[Entries shown]
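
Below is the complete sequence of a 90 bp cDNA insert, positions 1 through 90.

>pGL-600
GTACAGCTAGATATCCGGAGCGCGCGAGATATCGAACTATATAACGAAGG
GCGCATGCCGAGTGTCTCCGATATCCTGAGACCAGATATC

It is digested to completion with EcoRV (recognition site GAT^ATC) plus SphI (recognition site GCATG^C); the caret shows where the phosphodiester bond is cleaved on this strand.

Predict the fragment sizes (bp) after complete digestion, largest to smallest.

27, 18, 15, 15, 12, 3 bp

EcoRV sites (GATATC) start at positions 10, 28, 70, 85.
EcoRV cuts after base 3 of each site, so after positions 12, 30, 72, 87.
The SphI site (GCATGC) starts at position 53.
SphI cuts after base 5 of each site (before the last base), so after position 57.
Combined cut positions: 12, 30, 57, 72, 87.
Linear molecule, 5 cuts → 6 fragments:
  1–12 → 12 bp
  13–30 → 18 bp
  31–57 → 27 bp
  58–72 → 15 bp
  73–87 → 15 bp
  88–90 → 3 bp
Sorted largest to smallest: 27, 18, 15, 15, 12, 3 bp.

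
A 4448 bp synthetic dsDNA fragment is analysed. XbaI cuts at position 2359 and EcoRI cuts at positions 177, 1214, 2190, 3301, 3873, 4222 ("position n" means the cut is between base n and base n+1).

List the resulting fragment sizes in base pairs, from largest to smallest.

1037, 976, 942, 572, 349, 226, 177, 169 bp

Combined cut positions (sorted): 177, 1214, 2190, 2359, 3301, 3873, 4222.
Linear molecule, 7 cuts → 8 fragments:
  177 − 0 = 177 bp
  1214 − 177 = 1037 bp
  2190 − 1214 = 976 bp
  2359 − 2190 = 169 bp
  3301 − 2359 = 942 bp
  3873 − 3301 = 572 bp
  4222 − 3873 = 349 bp
  4448 − 4222 = 226 bp
Sorted largest to smallest: 1037, 976, 942, 572, 349, 226, 177, 169 bp.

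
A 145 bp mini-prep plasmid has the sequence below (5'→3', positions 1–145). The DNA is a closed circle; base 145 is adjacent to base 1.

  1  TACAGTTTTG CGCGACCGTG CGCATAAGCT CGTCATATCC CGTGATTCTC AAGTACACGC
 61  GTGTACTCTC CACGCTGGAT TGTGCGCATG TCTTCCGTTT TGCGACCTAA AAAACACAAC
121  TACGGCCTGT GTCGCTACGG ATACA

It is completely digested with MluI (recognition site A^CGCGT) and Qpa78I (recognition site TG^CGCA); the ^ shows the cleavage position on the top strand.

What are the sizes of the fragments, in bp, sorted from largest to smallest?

81, 37, 27 bp

The MluI site (ACGCGT) starts at position 57.
MluI cuts after the first base of each site, so after position 57.
Qpa78I sites (TGCGCA) start at positions 19, 83.
Qpa78I cuts after base 2 of each site, so after positions 20, 84.
Combined cut positions: 20, 57, 84.
Circular molecule, 3 cuts → 3 fragments:
  21–57 → 37 bp
  58–84 → 27 bp
  85–145 then 1–20 → 61 + 20 = 81 bp
Sorted largest to smallest: 81, 37, 27 bp.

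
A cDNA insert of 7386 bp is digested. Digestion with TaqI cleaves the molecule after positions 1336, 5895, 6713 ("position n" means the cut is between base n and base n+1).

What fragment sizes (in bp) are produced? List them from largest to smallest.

4559, 1336, 818, 673 bp

Linear molecule, 3 cuts → 4 fragments:
  1336 − 0 = 1336 bp
  5895 − 1336 = 4559 bp
  6713 − 5895 = 818 bp
  7386 − 6713 = 673 bp
Sorted largest to smallest: 4559, 1336, 818, 673 bp.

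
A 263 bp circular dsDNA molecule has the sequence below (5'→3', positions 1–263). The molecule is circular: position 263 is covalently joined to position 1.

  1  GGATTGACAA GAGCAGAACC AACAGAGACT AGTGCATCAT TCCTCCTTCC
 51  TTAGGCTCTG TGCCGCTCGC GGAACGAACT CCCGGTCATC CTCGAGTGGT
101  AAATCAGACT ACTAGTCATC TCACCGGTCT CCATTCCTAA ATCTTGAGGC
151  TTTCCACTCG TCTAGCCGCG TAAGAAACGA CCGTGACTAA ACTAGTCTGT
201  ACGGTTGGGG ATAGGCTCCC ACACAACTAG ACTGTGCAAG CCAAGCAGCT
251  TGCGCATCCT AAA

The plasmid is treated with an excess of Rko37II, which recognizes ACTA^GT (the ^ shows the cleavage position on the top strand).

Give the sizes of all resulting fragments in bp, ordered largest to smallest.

Rko37II sites (ACTAGT) start at positions 28, 111, 191.
Rko37II cuts after base 4 of each site, so after positions 31, 114, 194.
Circular molecule, 3 cuts → 3 fragments:
  32–114 → 83 bp
  115–194 → 80 bp
  195–263 then 1–31 → 69 + 31 = 100 bp
Sorted largest to smallest: 100, 83, 80 bp.

100, 83, 80 bp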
[/Entries shown]
### [Problem to solve]
An exact copy of every entry is required.

### [Answer space]
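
Below is the complete sequence of a 90 bp cDNA insert, positions 1 through 90.

>pGL-600
GTACAGCTAGATATCCGGAGCGCGCGAGATATCGAACTATATAACGAAGG
GCGCATGCCGAGTGTCTCCGATATCCTGAGACCAGATATC

It is digested to completion with EcoRV (recognition site GAT^ATC) plus SphI (recognition site GCATG^C); the caret shows where the phosphodiester bond is cleaved on this strand.

Predict the fragment sizes (bp) after complete digestion, largest to smallest.

27, 18, 15, 15, 12, 3 bp

EcoRV sites (GATATC) start at positions 10, 28, 70, 85.
EcoRV cuts after base 3 of each site, so after positions 12, 30, 72, 87.
The SphI site (GCATGC) starts at position 53.
SphI cuts after base 5 of each site (before the last base), so after position 57.
Combined cut positions: 12, 30, 57, 72, 87.
Linear molecule, 5 cuts → 6 fragments:
  1–12 → 12 bp
  13–30 → 18 bp
  31–57 → 27 bp
  58–72 → 15 bp
  73–87 → 15 bp
  88–90 → 3 bp
Sorted largest to smallest: 27, 18, 15, 15, 12, 3 bp.

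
A 4448 bp synthetic dsDNA fragment is analysed. XbaI cuts at position 2359 and EcoRI cuts at positions 177, 1214, 2190, 3301, 3873, 4222 ("position n" means the cut is between base n and base n+1).

List the resulting fragment sizes in base pairs, from largest to smallest.

1037, 976, 942, 572, 349, 226, 177, 169 bp

Combined cut positions (sorted): 177, 1214, 2190, 2359, 3301, 3873, 4222.
Linear molecule, 7 cuts → 8 fragments:
  177 − 0 = 177 bp
  1214 − 177 = 1037 bp
  2190 − 1214 = 976 bp
  2359 − 2190 = 169 bp
  3301 − 2359 = 942 bp
  3873 − 3301 = 572 bp
  4222 − 3873 = 349 bp
  4448 − 4222 = 226 bp
Sorted largest to smallest: 1037, 976, 942, 572, 349, 226, 177, 169 bp.

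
A 145 bp mini-prep plasmid has the sequence below (5'→3', positions 1–145). The DNA is a closed circle; base 145 is adjacent to base 1.

  1  TACAGTTTTG CGCGACCGTG CGCATAAGCT CGTCATATCC CGTGATTCTC AAGTACACGC
 61  GTGTACTCTC CACGCTGGAT TGTGCGCATG TCTTCCGTTT TGCGACCTAA AAAACACAAC
121  TACGGCCTGT GTCGCTACGG ATACA

It is completely digested with MluI (recognition site A^CGCGT) and Qpa78I (recognition site TG^CGCA); the ^ shows the cleavage position on the top strand.

What are the sizes of the fragments, in bp, sorted from largest to smallest?

81, 37, 27 bp

The MluI site (ACGCGT) starts at position 57.
MluI cuts after the first base of each site, so after position 57.
Qpa78I sites (TGCGCA) start at positions 19, 83.
Qpa78I cuts after base 2 of each site, so after positions 20, 84.
Combined cut positions: 20, 57, 84.
Circular molecule, 3 cuts → 3 fragments:
  21–57 → 37 bp
  58–84 → 27 bp
  85–145 then 1–20 → 61 + 20 = 81 bp
Sorted largest to smallest: 81, 37, 27 bp.

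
A cDNA insert of 7386 bp is digested. Digestion with TaqI cleaves the molecule after positions 1336, 5895, 6713 ("position n" means the cut is between base n and base n+1).

What fragment sizes (in bp) are produced? List them from largest to smallest.

4559, 1336, 818, 673 bp

Linear molecule, 3 cuts → 4 fragments:
  1336 − 0 = 1336 bp
  5895 − 1336 = 4559 bp
  6713 − 5895 = 818 bp
  7386 − 6713 = 673 bp
Sorted largest to smallest: 4559, 1336, 818, 673 bp.

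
A 263 bp circular dsDNA molecule has the sequence below (5'→3', positions 1–263). The molecule is circular: position 263 is covalently joined to position 1.

  1  GGATTGACAA GAGCAGAACC AACAGAGACT AGTGCATCAT TCCTCCTTCC
 51  TTAGGCTCTG TGCCGCTCGC GGAACGAACT CCCGGTCATC CTCGAGTGGT
101  AAATCAGACT ACTAGTCATC TCACCGGTCT CCATTCCTAA ATCTTGAGGC
151  TTTCCACTCG TCTAGCCGCG TAAGAAACGA CCGTGACTAA ACTAGTCTGT
201  ACGGTTGGGG ATAGGCTCCC ACACAACTAG ACTGTGCAAG CCAAGCAGCT
251  TGCGCATCCT AAA

The plasmid is treated with an excess of Rko37II, which recognizes ACTA^GT (the ^ shows the cleavage position on the top strand).

Give the sizes of all resulting fragments in bp, ordered largest to smallest.

Rko37II sites (ACTAGT) start at positions 28, 111, 191.
Rko37II cuts after base 4 of each site, so after positions 31, 114, 194.
Circular molecule, 3 cuts → 3 fragments:
  32–114 → 83 bp
  115–194 → 80 bp
  195–263 then 1–31 → 69 + 31 = 100 bp
Sorted largest to smallest: 100, 83, 80 bp.

100, 83, 80 bp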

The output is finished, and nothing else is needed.